Problem
The answer must be a single number: the count of lines in these records that hold "channels".

(Provided records)

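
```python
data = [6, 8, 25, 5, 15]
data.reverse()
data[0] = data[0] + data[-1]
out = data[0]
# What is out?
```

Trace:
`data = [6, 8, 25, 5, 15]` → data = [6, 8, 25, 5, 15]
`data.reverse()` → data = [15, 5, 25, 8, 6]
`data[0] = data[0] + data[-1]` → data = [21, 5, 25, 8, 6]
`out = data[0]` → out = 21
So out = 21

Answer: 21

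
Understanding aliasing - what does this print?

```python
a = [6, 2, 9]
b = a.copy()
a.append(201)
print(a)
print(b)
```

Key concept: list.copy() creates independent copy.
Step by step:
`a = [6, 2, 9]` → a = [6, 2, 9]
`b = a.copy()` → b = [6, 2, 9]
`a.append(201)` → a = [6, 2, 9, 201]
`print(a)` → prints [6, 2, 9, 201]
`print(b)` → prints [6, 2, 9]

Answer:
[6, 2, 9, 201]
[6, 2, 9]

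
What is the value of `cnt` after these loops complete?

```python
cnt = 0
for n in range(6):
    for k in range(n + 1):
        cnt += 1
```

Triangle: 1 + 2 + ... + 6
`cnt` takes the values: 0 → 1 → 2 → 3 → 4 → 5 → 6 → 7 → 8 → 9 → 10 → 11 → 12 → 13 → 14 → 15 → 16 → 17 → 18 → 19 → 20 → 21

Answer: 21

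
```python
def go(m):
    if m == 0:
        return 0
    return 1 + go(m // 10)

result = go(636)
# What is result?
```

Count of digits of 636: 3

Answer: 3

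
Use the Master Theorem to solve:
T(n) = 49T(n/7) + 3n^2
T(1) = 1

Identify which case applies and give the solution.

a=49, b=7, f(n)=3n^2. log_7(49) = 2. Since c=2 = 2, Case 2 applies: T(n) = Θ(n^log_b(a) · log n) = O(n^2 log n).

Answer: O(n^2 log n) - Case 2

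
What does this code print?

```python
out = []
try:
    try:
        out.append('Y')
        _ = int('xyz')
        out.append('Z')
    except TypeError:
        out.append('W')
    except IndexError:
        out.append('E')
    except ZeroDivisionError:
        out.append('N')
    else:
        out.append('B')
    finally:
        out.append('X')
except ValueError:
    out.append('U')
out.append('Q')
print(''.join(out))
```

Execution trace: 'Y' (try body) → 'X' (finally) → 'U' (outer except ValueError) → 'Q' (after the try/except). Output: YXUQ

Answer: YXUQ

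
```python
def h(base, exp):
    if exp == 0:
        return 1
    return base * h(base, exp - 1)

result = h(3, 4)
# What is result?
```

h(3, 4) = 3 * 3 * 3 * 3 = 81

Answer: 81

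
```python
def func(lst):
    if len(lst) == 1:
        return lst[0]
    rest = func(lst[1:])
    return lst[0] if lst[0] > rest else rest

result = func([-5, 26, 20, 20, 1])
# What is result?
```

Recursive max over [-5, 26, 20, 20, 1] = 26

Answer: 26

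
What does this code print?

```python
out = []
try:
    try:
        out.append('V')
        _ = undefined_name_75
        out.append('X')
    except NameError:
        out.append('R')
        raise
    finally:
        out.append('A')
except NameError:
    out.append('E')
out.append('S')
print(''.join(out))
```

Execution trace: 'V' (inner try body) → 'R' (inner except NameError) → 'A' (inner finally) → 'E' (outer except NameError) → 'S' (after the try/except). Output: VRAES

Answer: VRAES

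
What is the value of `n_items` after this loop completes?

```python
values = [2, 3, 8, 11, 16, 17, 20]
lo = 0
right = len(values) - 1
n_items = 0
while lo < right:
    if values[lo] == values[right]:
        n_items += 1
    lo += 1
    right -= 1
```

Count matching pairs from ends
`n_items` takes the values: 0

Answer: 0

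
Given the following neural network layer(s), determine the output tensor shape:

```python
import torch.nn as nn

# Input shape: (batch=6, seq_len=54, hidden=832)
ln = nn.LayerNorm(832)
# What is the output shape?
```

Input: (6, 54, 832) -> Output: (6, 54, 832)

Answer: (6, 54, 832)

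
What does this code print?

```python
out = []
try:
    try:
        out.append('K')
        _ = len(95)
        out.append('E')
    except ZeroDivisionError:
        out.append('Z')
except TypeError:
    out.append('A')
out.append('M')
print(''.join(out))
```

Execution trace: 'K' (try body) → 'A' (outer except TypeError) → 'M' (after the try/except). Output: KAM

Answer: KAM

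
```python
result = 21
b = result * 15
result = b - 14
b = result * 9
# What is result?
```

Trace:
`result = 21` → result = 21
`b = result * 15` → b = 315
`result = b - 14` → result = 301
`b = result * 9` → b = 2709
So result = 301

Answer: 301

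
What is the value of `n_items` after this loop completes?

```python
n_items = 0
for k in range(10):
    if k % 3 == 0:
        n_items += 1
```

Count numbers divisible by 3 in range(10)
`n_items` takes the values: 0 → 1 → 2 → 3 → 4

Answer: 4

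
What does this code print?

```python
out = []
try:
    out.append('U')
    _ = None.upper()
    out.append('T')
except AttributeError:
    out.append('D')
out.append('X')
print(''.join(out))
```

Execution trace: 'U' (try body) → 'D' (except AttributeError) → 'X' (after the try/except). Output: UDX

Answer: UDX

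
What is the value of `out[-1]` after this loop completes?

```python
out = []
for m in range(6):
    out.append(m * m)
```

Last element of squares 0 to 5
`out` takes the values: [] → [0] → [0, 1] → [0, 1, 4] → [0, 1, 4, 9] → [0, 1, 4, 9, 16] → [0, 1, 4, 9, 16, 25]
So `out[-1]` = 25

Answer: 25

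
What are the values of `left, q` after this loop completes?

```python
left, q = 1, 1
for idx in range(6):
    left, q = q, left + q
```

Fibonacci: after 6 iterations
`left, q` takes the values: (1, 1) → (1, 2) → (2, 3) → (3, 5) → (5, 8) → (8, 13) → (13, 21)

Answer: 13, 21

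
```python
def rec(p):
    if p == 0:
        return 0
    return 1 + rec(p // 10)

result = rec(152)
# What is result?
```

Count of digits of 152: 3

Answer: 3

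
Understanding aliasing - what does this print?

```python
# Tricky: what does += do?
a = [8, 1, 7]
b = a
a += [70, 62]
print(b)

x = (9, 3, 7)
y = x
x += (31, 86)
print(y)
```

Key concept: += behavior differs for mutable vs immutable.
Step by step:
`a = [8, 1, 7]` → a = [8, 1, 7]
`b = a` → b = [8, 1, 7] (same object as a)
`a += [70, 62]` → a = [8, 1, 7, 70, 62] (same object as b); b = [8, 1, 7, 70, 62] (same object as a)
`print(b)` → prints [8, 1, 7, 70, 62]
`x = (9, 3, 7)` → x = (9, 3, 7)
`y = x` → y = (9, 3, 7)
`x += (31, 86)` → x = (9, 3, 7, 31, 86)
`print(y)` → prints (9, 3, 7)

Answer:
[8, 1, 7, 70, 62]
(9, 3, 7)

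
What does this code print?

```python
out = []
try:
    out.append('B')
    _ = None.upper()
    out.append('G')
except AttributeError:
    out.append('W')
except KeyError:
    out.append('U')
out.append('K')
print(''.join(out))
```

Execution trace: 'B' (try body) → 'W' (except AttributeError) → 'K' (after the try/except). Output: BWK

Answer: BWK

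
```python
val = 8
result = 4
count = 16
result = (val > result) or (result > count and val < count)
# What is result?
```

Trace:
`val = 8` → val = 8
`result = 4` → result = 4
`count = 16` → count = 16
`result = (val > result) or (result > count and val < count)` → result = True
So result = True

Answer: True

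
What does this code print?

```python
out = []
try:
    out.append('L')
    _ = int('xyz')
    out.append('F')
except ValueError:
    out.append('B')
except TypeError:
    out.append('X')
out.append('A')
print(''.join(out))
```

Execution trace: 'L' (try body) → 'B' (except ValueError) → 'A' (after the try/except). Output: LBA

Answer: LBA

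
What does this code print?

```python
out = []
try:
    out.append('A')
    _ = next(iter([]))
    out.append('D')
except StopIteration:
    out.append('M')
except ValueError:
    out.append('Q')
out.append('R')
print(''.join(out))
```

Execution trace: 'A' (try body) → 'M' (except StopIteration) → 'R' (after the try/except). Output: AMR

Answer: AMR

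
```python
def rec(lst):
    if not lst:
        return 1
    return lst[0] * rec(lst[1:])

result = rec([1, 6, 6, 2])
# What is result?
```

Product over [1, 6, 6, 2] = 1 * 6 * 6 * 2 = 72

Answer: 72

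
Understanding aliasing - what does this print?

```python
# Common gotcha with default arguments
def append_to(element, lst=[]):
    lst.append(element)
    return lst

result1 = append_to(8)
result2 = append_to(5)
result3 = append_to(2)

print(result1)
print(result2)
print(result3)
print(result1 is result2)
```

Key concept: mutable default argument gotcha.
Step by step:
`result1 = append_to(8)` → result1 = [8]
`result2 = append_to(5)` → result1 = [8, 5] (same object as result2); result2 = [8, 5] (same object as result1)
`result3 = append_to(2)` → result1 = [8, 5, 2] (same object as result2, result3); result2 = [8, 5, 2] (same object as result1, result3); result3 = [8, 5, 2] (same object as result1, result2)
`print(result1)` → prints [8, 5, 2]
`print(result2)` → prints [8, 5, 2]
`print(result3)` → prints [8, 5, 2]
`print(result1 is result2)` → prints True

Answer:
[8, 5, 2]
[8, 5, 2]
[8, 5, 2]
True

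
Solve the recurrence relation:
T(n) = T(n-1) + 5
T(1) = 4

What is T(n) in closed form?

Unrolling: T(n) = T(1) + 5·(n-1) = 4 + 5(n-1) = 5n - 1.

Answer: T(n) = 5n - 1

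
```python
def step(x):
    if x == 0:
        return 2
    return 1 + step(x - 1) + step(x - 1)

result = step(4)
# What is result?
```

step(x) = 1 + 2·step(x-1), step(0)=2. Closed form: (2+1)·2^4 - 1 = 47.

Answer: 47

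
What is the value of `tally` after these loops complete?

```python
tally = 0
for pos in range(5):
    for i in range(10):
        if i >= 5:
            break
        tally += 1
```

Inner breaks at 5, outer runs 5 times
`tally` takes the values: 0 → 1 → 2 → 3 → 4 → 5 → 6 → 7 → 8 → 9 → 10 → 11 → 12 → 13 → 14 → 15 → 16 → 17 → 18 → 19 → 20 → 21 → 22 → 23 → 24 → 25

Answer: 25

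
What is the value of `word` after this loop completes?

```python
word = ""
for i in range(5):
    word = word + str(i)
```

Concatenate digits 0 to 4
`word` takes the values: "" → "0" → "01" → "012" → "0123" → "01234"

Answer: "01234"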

(End Provided records)
(Provided records)

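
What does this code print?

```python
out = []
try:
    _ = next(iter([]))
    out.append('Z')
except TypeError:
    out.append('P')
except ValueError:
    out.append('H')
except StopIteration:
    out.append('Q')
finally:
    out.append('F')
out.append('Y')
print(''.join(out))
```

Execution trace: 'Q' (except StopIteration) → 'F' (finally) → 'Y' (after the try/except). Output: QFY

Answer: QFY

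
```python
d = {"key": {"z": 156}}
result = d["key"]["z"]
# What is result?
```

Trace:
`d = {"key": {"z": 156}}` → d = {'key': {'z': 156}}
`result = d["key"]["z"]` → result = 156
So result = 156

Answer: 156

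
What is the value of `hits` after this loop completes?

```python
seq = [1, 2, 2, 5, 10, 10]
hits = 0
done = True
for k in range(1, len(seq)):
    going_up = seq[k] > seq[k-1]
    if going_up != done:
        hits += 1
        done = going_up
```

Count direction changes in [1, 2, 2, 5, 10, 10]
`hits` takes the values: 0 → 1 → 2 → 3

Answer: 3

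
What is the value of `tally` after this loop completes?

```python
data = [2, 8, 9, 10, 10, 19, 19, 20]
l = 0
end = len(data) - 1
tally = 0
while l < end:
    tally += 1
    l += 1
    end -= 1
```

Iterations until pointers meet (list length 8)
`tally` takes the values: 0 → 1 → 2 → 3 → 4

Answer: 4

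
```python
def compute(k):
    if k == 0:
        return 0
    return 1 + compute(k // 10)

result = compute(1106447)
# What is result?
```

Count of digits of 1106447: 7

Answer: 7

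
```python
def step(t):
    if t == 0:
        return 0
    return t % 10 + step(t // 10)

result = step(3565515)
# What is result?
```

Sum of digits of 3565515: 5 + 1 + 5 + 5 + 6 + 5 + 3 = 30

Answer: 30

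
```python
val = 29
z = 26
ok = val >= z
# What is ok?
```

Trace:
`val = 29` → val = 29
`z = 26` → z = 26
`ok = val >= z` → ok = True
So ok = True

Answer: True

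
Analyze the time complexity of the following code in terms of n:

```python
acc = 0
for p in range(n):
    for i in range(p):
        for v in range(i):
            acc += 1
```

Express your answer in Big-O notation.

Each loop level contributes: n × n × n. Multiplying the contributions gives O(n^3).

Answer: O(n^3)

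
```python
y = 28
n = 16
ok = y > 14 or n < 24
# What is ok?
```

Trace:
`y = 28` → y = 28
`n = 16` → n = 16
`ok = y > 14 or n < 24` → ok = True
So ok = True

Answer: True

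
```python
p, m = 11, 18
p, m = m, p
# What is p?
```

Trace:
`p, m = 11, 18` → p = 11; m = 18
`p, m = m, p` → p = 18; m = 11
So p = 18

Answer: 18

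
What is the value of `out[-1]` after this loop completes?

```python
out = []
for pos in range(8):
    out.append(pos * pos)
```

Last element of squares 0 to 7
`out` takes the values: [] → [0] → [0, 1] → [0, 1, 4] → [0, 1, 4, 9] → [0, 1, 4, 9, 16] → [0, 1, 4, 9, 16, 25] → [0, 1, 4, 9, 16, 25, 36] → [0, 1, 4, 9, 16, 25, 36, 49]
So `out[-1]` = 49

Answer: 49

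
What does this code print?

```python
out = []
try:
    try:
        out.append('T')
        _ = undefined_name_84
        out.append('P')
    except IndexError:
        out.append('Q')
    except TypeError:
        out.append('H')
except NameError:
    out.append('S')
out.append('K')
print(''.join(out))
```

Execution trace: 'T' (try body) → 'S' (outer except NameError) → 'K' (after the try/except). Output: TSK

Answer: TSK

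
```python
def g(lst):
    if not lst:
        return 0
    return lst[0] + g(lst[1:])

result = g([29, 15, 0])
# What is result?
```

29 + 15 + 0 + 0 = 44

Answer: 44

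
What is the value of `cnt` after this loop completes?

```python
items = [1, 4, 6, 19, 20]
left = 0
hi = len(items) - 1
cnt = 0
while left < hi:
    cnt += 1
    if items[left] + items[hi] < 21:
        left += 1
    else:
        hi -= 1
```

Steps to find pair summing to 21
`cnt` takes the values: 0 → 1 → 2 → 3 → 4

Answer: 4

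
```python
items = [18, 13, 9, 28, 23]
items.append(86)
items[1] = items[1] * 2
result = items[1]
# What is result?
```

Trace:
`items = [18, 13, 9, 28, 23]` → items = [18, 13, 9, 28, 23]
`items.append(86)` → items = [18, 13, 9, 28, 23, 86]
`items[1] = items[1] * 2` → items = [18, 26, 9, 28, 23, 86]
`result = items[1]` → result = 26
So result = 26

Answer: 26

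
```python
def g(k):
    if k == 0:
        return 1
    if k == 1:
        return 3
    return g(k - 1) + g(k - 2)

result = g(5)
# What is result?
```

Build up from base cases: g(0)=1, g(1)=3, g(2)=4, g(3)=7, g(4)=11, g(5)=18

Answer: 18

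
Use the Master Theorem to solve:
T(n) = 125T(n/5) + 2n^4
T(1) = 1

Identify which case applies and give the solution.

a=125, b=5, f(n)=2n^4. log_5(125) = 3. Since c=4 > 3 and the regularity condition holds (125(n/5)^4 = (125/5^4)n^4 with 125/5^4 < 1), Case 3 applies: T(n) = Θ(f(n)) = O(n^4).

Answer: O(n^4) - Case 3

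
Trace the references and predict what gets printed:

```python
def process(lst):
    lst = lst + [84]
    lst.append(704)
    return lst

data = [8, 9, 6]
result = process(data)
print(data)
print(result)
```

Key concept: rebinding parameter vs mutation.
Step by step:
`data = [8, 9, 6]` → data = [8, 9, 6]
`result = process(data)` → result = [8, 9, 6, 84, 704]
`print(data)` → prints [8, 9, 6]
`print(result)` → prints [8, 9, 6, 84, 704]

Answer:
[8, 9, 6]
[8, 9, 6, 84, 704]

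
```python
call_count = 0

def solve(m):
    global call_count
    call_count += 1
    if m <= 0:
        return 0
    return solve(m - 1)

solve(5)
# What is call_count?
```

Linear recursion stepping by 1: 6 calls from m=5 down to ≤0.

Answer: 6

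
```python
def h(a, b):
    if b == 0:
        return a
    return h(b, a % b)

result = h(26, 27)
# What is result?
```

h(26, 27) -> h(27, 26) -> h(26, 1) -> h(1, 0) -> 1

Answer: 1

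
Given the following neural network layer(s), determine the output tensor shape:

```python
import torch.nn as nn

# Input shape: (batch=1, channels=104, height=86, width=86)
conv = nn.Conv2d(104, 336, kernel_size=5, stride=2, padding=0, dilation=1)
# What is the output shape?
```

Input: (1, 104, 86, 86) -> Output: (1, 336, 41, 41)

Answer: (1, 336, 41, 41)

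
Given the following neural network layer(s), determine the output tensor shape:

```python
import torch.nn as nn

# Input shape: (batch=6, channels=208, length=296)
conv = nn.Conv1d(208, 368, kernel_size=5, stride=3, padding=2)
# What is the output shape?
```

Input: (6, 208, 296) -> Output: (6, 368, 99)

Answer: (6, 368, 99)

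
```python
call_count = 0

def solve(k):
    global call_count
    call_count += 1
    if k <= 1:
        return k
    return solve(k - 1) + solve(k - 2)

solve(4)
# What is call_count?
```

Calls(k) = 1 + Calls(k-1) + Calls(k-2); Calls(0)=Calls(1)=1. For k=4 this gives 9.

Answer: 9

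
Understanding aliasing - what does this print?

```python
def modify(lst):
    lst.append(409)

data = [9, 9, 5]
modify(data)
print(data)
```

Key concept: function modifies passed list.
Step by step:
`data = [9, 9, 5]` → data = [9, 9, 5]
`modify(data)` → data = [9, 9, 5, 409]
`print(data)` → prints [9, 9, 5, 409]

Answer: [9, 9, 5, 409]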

(End Provided records)

Task result
2